• PROBLEM
The word "steady" marks the lines to report; pull each of them from the listing.
== DATA FOR REVIEW
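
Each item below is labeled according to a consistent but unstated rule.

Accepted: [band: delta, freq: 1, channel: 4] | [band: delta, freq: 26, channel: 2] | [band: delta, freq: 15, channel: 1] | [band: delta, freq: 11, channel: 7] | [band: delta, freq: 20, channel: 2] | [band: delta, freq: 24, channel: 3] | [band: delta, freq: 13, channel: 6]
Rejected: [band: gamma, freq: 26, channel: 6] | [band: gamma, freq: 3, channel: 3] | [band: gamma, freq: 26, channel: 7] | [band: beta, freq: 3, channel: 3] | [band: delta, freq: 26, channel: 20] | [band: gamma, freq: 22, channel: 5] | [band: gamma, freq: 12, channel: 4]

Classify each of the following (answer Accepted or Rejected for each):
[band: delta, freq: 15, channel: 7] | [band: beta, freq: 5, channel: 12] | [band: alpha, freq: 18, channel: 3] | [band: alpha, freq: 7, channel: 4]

'Accepted' ⟺ band is delta AND channel ≤ 7.

Accepted, Rejected, Rejected, Rejected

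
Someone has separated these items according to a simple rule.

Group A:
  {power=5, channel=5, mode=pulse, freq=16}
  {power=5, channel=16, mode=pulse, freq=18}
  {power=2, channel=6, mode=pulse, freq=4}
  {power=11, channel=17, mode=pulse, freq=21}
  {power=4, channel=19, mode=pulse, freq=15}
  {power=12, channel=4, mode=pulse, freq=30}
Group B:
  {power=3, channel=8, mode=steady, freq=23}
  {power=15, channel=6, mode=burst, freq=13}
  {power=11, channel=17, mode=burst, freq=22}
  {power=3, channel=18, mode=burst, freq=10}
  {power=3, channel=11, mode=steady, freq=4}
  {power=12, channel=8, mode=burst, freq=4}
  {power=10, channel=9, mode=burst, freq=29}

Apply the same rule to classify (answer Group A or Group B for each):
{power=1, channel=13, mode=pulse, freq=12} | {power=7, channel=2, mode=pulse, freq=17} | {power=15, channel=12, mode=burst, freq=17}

Comparing the two groups points to one rule — mode is pulse.
{power=1, channel=13, mode=pulse, freq=12}: mode is pulse, passes → Group A. {power=7, channel=2, mode=pulse, freq=17}: mode is pulse, passes → Group A. {power=15, channel=12, mode=burst, freq=17}: mode is burst, lacks this property → Group B.

Group A, Group A, Group B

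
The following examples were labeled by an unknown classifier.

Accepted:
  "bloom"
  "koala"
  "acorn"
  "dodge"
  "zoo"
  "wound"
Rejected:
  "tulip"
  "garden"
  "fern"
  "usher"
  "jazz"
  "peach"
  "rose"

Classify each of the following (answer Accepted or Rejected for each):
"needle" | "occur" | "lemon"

The distinguishing property — odd length AND contains 'o' — holds for all the 'Accepted' cases and none of the 'Rejected' cases.
"needle": Rejected (length 6, no 'o').
"occur": Accepted (length 5, has 'o').
"lemon": Accepted (length 5, has 'o').

Rejected, Accepted, Accepted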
====
• EXERCISE RESPONSE
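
  {power=3, channel=8, mode=steady, freq=23}
  {power=3, channel=11, mode=steady, freq=4}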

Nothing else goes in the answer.